Word for word, the listing below should be printed again.

Material provided =>
==================================================

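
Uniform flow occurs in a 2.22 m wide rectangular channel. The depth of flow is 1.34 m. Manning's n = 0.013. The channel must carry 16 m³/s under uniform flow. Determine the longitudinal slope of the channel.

S = 0.00951

Flow area A = b·y = 2.22 × 1.34 = 2.975 m². Wetted perimeter P = b + 2y = 2.22 + 2×1.34 = 4.9 m.
Hydraulic radius R = A/P = 2.975/4.9 = 0.6071 m.
From Manning's equation, S = [nQ / (1 A R^(2/3))]² = [0.013 × 16 / (1 × 2.975 × 0.6071^(2/3))]² = 0.00951.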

==================================================

Result of the exercise =>
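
Uniform flow occurs in a 2.22 m wide rectangular channel. The depth of flow is 1.34 m. Manning's n = 0.013. The channel must carry 16 m³/s under uniform flow. Determine the longitudinal slope of the channel.

S = 0.00951

Flow area A = b·y = 2.22 × 1.34 = 2.975 m². Wetted perimeter P = b + 2y = 2.22 + 2×1.34 = 4.9 m.
Hydraulic radius R = A/P = 2.975/4.9 = 0.6071 m.
From Manning's equation, S = [nQ / (1 A R^(2/3))]² = [0.013 × 16 / (1 × 2.975 × 0.6071^(2/3))]² = 0.00951.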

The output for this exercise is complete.